§ Your goal
Return only the line containing "Give a complete" and each line after it, exactly as written, through the end of the records.

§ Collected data

★ ★ ★ ★ ★

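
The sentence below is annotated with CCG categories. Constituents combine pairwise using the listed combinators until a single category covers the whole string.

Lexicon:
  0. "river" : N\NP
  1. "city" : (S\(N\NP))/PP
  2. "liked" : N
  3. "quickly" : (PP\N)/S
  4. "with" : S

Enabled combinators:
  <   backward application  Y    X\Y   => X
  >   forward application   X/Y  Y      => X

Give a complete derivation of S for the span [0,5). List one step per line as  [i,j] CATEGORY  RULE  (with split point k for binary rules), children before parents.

[0,5] S   <
  [0,1] "river" : N\NP
  [1,5] S\(N\NP)   >
    [1,2] "city" : (S\(N\NP))/PP
    [2,5] PP   <
      [2,3] "liked" : N
      [3,5] PP\N   >
        [3,4] "quickly" : (PP\N)/S
        [4,5] "with" : S

[0,1] N\NP  lex  "river"
[1,2] (S\(N\NP))/PP  lex  "city"
[2,3] N  lex  "liked"
[3,4] (PP\N)/S  lex  "quickly"
[4,5] S  lex  "with"
[3,5] PP\N  >  k=4
[2,5] PP  <  k=3
[1,5] S\(N\NP)  >  k=2
[0,5] S  <  k=1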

★ ★ ★ ★ ★

§ Task solution
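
Give a complete derivation of S for the span [0,5). List one step per line as  [i,j] CATEGORY  RULE  (with split point k for binary rules), children before parents.

[0,5] S   <
  [0,1] "river" : N\NP
  [1,5] S\(N\NP)   >
    [1,2] "city" : (S\(N\NP))/PP
    [2,5] PP   <
      [2,3] "liked" : N
      [3,5] PP\N   >
        [3,4] "quickly" : (PP\N)/S
        [4,5] "with" : S

[0,1] N\NP  lex  "river"
[1,2] (S\(N\NP))/PP  lex  "city"
[2,3] N  lex  "liked"
[3,4] (PP\N)/S  lex  "quickly"
[4,5] S  lex  "with"
[3,5] PP\N  >  k=4
[2,5] PP  <  k=3
[1,5] S\(N\NP)  >  k=2
[0,5] S  <  k=1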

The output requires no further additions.